:: What is expected ::
Every line below that carries the word "assign" needs to be copied.

··· Data under study

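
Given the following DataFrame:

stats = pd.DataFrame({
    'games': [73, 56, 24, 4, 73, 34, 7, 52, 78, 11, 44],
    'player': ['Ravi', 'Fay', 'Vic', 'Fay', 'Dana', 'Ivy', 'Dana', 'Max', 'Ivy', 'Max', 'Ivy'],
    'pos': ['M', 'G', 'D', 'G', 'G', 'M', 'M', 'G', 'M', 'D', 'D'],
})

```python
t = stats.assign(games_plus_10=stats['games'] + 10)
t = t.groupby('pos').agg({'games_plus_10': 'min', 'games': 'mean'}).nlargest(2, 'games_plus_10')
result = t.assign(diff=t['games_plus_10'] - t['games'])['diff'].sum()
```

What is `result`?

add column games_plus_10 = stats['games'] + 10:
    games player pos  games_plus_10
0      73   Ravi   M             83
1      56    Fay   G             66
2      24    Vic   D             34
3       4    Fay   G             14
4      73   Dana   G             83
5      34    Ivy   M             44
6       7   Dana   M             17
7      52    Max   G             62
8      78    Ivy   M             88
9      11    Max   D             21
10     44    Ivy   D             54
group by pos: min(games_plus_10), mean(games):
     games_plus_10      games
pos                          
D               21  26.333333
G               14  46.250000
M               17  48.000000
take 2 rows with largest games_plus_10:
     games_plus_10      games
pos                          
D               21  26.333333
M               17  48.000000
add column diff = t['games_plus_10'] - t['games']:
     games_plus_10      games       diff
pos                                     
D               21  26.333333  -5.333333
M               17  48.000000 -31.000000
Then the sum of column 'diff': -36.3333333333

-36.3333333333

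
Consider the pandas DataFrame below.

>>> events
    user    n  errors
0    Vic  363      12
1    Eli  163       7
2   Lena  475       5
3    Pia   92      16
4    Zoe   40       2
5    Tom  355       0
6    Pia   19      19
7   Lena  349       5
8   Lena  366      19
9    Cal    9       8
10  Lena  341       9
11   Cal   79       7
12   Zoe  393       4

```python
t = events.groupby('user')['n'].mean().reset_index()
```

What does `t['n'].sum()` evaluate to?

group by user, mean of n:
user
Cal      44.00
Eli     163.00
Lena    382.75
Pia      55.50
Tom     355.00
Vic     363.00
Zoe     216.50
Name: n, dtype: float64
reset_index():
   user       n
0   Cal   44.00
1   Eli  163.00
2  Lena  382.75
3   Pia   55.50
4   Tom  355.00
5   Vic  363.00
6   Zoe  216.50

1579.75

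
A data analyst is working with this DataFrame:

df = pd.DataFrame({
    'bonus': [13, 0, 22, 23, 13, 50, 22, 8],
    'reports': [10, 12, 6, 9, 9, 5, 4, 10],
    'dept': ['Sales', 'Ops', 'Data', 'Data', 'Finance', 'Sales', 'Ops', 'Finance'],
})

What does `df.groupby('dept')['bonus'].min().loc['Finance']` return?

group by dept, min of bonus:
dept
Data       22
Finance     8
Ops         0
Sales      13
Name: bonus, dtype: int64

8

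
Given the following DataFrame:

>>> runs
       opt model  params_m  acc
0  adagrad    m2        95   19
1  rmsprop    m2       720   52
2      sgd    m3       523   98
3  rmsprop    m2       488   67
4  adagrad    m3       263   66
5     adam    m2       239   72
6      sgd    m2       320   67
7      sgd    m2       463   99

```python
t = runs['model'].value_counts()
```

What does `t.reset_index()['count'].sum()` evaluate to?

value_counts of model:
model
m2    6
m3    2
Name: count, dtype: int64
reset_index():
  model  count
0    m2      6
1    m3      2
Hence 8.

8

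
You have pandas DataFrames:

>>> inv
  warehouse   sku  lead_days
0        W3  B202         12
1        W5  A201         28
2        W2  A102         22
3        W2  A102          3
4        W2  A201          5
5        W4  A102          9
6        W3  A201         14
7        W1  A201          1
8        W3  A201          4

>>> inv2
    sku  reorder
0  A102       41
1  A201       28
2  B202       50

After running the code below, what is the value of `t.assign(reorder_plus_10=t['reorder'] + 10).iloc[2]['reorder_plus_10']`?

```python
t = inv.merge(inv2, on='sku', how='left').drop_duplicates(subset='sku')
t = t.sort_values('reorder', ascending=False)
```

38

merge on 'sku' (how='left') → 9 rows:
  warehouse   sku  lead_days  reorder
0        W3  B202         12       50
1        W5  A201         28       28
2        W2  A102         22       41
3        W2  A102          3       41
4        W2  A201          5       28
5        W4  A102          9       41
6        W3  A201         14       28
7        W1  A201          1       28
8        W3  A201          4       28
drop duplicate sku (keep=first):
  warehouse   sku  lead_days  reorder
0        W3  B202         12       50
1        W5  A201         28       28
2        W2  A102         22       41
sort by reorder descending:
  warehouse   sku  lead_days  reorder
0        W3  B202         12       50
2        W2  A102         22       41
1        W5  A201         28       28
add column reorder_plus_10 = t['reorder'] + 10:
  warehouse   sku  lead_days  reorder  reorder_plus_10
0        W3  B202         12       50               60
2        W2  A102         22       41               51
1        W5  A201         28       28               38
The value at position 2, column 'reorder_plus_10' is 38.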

······

:: Your solution ::
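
t = stats.assign(games_plus_10=stats['games'] + 10)
result = t.assign(diff=t['games_plus_10'] - t['games'])['diff'].sum()
After running the code below, what is the value of `t.assign(reorder_plus_10=t['reorder'] + 10).iloc[2]['reorder_plus_10']`?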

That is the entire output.